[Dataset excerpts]
══════════════════════════════

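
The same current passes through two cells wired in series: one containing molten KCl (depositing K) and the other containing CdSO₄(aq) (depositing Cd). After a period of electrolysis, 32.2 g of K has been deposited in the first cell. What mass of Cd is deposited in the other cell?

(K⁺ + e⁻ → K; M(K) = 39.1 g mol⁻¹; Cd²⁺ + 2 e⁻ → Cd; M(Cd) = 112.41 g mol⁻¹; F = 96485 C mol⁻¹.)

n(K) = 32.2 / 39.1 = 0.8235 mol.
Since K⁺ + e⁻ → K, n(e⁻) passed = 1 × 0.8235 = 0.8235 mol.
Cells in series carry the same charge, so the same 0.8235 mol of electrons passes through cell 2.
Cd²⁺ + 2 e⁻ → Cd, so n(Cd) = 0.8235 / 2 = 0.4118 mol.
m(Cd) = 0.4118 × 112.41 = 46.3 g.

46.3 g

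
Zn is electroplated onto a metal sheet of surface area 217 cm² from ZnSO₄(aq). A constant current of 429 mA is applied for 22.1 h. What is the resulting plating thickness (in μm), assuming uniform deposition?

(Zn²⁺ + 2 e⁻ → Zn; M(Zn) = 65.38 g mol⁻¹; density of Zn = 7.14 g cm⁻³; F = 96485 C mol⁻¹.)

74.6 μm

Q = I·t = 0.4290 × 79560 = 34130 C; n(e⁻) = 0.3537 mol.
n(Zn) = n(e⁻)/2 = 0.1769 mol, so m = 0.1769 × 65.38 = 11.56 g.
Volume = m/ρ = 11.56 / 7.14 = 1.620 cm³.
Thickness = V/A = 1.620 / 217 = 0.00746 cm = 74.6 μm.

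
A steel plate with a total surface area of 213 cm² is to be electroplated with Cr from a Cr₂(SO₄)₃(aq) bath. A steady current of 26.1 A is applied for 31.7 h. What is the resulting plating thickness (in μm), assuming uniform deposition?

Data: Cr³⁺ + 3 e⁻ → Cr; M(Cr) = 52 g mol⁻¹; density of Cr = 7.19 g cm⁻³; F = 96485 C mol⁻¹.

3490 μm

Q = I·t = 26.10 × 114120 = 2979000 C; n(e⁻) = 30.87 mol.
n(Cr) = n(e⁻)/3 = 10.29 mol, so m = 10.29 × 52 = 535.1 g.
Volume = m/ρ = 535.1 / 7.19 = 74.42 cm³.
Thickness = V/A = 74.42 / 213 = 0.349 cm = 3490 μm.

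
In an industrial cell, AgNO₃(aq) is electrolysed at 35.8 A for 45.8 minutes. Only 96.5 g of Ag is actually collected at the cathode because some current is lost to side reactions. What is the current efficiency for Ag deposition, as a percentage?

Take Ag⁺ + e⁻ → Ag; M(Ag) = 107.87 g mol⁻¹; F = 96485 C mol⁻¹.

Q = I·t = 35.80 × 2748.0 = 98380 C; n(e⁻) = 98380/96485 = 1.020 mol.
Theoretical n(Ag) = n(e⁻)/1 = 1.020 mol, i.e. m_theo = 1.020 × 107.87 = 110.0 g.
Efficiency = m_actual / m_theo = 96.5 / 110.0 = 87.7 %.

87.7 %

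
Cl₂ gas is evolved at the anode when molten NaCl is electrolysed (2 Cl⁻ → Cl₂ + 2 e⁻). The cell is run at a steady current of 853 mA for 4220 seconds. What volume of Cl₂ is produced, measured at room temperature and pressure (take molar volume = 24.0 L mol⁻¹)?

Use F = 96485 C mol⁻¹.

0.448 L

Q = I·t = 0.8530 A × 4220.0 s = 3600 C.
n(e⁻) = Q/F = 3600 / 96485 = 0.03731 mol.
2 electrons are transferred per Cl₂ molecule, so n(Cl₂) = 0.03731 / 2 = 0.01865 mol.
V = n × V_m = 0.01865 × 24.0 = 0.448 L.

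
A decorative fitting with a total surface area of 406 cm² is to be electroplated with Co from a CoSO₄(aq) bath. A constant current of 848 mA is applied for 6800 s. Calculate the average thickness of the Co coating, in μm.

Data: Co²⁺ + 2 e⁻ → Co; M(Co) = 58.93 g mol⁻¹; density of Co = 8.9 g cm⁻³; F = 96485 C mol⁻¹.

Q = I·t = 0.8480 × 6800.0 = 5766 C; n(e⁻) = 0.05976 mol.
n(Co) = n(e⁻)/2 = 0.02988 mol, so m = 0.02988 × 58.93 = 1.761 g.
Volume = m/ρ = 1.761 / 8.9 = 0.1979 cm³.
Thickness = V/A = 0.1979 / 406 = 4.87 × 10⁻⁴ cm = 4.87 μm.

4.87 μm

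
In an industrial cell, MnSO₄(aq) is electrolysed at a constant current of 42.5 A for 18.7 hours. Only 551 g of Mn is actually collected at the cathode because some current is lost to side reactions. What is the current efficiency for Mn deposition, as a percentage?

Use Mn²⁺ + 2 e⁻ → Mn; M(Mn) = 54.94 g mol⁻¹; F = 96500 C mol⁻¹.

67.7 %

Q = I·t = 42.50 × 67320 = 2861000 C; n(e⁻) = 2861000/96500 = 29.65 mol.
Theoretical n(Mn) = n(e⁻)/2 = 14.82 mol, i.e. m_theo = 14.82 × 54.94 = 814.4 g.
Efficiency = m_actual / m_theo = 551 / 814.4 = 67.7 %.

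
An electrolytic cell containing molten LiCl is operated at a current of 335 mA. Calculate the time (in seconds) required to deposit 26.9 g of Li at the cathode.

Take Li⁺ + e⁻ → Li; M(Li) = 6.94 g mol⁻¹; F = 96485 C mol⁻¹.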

══════════════════════════════

#### [Exercise goal]
Would you print exactly, and only, the lines of the data above from the line with "A steel plate" through the line with "In an industrial cell, AgNO₃(aq)", inclusive?

#### [Task answer]
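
A steel plate with a total surface area of 213 cm² is to be electroplated with Cr from a Cr₂(SO₄)₃(aq) bath. A steady current of 26.1 A is applied for 31.7 h. What is the resulting plating thickness (in μm), assuming uniform deposition?

Data: Cr³⁺ + 3 e⁻ → Cr; M(Cr) = 52 g mol⁻¹; density of Cr = 7.19 g cm⁻³; F = 96485 C mol⁻¹.

3490 μm

Q = I·t = 26.10 × 114120 = 2979000 C; n(e⁻) = 30.87 mol.
n(Cr) = n(e⁻)/3 = 10.29 mol, so m = 10.29 × 52 = 535.1 g.
Volume = m/ρ = 535.1 / 7.19 = 74.42 cm³.
Thickness = V/A = 74.42 / 213 = 0.349 cm = 3490 μm.

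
In an industrial cell, AgNO₃(aq) is electrolysed at 35.8 A for 45.8 minutes. Only 96.5 g of Ag is actually collected at the cathode because some current is lost to side reactions. What is the current efficiency for Ag deposition, as a percentage?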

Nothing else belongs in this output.